▸ **Work to be completed**
The expected output is the complete data, reproduced exactly.

Start of Information provided

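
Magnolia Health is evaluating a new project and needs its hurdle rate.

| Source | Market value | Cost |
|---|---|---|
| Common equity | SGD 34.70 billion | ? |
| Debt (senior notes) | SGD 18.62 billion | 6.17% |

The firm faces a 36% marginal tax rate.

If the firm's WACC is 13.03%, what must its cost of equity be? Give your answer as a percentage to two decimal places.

Total capital V = 34.7 + 18.62 = 53.32.
Equity weight = 34.7/53.32 = 0.6508.
Senior notes weight = 18.62/53.32 = 0.3492.
Debt contribution = 0.3492 × 6.17% × (1 − 36%) = 1.3790%.
Required equity contribution = 13.03% − 1.3790% = 11.6510%.
Re = 11.6510% / 0.6508 = 17.9030%.

17.90%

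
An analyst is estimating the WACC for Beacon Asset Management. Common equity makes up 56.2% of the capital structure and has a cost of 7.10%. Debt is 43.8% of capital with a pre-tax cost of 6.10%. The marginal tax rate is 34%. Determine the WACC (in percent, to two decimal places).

5.75%

After-tax cost of debt = 6.1% × (1 − 34%) = 4.0260%.
WACC = 0.562 × 7.1000% + 0.438 × 4.0260% = 5.7536%.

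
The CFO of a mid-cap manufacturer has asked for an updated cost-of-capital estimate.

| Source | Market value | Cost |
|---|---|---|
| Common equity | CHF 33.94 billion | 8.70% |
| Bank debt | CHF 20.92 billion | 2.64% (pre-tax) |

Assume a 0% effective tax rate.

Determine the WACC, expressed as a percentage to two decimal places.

6.39%

Total capital V = 33.94 + 20.92 = 54.86.
Equity: weight = 33.94/54.86 = 0.6187; cost = 8.7%.
Bank debt: weight = 20.92/54.86 = 0.3813; after-tax cost = 2.64% × (1 − 0%) = 2.6400%.
WACC = 0.6187 × 8.7000% + 0.3813 × 2.6400% = 6.3891%.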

End of Information provided

▸ **Answer for this exercise**
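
Magnolia Health is evaluating a new project and needs its hurdle rate.

| Source | Market value | Cost |
|---|---|---|
| Common equity | SGD 34.70 billion | ? |
| Debt (senior notes) | SGD 18.62 billion | 6.17% |

The firm faces a 36% marginal tax rate.

If the firm's WACC is 13.03%, what must its cost of equity be? Give your answer as a percentage to two decimal places.

Total capital V = 34.7 + 18.62 = 53.32.
Equity weight = 34.7/53.32 = 0.6508.
Senior notes weight = 18.62/53.32 = 0.3492.
Debt contribution = 0.3492 × 6.17% × (1 − 36%) = 1.3790%.
Required equity contribution = 13.03% − 1.3790% = 11.6510%.
Re = 11.6510% / 0.6508 = 17.9030%.

17.90%

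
An analyst is estimating the WACC for Beacon Asset Management. Common equity makes up 56.2% of the capital structure and has a cost of 7.10%. Debt is 43.8% of capital with a pre-tax cost of 6.10%. The marginal tax rate is 34%. Determine the WACC (in percent, to two decimal places).

5.75%

After-tax cost of debt = 6.1% × (1 − 34%) = 4.0260%.
WACC = 0.562 × 7.1000% + 0.438 × 4.0260% = 5.7536%.

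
The CFO of a mid-cap manufacturer has asked for an updated cost-of-capital estimate.

| Source | Market value | Cost |
|---|---|---|
| Common equity | CHF 33.94 billion | 8.70% |
| Bank debt | CHF 20.92 billion | 2.64% (pre-tax) |

Assume a 0% effective tax rate.

Determine the WACC, expressed as a percentage to two decimal places.

6.39%

Total capital V = 33.94 + 20.92 = 54.86.
Equity: weight = 33.94/54.86 = 0.6187; cost = 8.7%.
Bank debt: weight = 20.92/54.86 = 0.3813; after-tax cost = 2.64% × (1 − 0%) = 2.6400%.
WACC = 0.6187 × 8.7000% + 0.3813 × 2.6400% = 6.3891%.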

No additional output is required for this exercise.